*** Source material ***
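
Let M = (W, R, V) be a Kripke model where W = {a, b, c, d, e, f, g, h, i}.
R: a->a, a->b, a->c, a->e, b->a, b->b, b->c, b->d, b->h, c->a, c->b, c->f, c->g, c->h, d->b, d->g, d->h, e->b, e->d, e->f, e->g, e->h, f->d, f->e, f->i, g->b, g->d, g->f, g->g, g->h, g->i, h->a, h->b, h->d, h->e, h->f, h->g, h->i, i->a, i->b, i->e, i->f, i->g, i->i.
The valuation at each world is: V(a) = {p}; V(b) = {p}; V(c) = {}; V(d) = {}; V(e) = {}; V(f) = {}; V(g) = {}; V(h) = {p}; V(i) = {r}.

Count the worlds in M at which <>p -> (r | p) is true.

5

Let φ = <>p -> (r | p). Evaluate φ at each world:
  a (successors {a, b, c, e}): φ is true.
  b (successors {a, b, c, d, h}): φ is true.
  c (successors {a, b, f, g, h}): φ is false.
  d (successors {b, g, h}): φ is false.
  e (successors {b, d, f, g, h}): φ is false.
  f (successors {d, e, i}): φ is true.
  g (successors {b, d, f, g, h, i}): φ is false.
  h (successors {a, b, d, e, f, g, i}): φ is true.
  i (successors {a, b, e, f, g, i}): φ is true.
For instance, at f:
  At f: <>p is false, r | p is false, so <>p -> (r | p) is true.
    At f: <>p requires p at some successor in {d, e, i}.
      At d: p is false.
      At e: p is false.
      At i: p is false.
    So <>p is false at f.
Satisfying worlds: {a, b, f, h, i}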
*** End of Source material ***
(Exercise directions) The entries above are to be copied word for word.

(Exercise result)
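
Let M = (W, R, V) be a Kripke model where W = {a, b, c, d, e, f, g, h, i}.
R: a->a, a->b, a->c, a->e, b->a, b->b, b->c, b->d, b->h, c->a, c->b, c->f, c->g, c->h, d->b, d->g, d->h, e->b, e->d, e->f, e->g, e->h, f->d, f->e, f->i, g->b, g->d, g->f, g->g, g->h, g->i, h->a, h->b, h->d, h->e, h->f, h->g, h->i, i->a, i->b, i->e, i->f, i->g, i->i.
The valuation at each world is: V(a) = {p}; V(b) = {p}; V(c) = {}; V(d) = {}; V(e) = {}; V(f) = {}; V(g) = {}; V(h) = {p}; V(i) = {r}.

Count the worlds in M at which <>p -> (r | p) is true.

5

Let φ = <>p -> (r | p). Evaluate φ at each world:
  a (successors {a, b, c, e}): φ is true.
  b (successors {a, b, c, d, h}): φ is true.
  c (successors {a, b, f, g, h}): φ is false.
  d (successors {b, g, h}): φ is false.
  e (successors {b, d, f, g, h}): φ is false.
  f (successors {d, e, i}): φ is true.
  g (successors {b, d, f, g, h, i}): φ is false.
  h (successors {a, b, d, e, f, g, i}): φ is true.
  i (successors {a, b, e, f, g, i}): φ is true.
For instance, at f:
  At f: <>p is false, r | p is false, so <>p -> (r | p) is true.
    At f: <>p requires p at some successor in {d, e, i}.
      At d: p is false.
      At e: p is false.
      At i: p is false.
    So <>p is false at f.
Satisfying worlds: {a, b, f, h, i}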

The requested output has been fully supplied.